### Required action
Read through the lines below for the string "right" and copy each one that has it.

### Provided information

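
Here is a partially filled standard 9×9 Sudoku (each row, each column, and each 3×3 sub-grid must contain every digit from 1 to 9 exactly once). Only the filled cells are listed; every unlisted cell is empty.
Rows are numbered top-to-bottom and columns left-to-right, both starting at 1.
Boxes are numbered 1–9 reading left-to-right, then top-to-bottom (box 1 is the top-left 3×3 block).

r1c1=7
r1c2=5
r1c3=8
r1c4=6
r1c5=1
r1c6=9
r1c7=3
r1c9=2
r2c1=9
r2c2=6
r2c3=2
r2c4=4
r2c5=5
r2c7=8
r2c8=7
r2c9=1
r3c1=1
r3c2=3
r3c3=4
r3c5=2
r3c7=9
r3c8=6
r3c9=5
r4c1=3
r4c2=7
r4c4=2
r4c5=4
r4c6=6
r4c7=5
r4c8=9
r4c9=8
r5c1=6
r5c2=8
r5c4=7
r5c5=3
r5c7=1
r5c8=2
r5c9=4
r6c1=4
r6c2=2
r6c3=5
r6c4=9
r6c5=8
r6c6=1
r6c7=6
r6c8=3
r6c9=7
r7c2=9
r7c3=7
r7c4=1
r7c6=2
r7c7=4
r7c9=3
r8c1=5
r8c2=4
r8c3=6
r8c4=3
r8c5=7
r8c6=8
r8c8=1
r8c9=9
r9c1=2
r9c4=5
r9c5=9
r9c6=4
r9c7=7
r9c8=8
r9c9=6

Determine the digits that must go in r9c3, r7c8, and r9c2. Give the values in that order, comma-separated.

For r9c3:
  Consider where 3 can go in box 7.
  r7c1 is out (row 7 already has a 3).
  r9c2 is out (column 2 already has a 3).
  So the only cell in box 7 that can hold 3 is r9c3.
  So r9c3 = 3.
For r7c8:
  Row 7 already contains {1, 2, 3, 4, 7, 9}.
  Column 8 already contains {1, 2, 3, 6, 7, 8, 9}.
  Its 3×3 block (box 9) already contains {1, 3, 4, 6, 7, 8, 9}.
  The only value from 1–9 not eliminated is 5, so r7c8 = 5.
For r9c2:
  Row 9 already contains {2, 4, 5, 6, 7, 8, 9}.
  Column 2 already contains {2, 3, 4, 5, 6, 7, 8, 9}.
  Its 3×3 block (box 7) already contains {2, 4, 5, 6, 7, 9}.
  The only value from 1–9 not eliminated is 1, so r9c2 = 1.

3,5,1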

### Result for this exercise
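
Rows are numbered top-to-bottom and columns left-to-right, both starting at 1.
Boxes are numbered 1–9 reading left-to-right, then top-to-bottom (box 1 is the top-left 3×3 block).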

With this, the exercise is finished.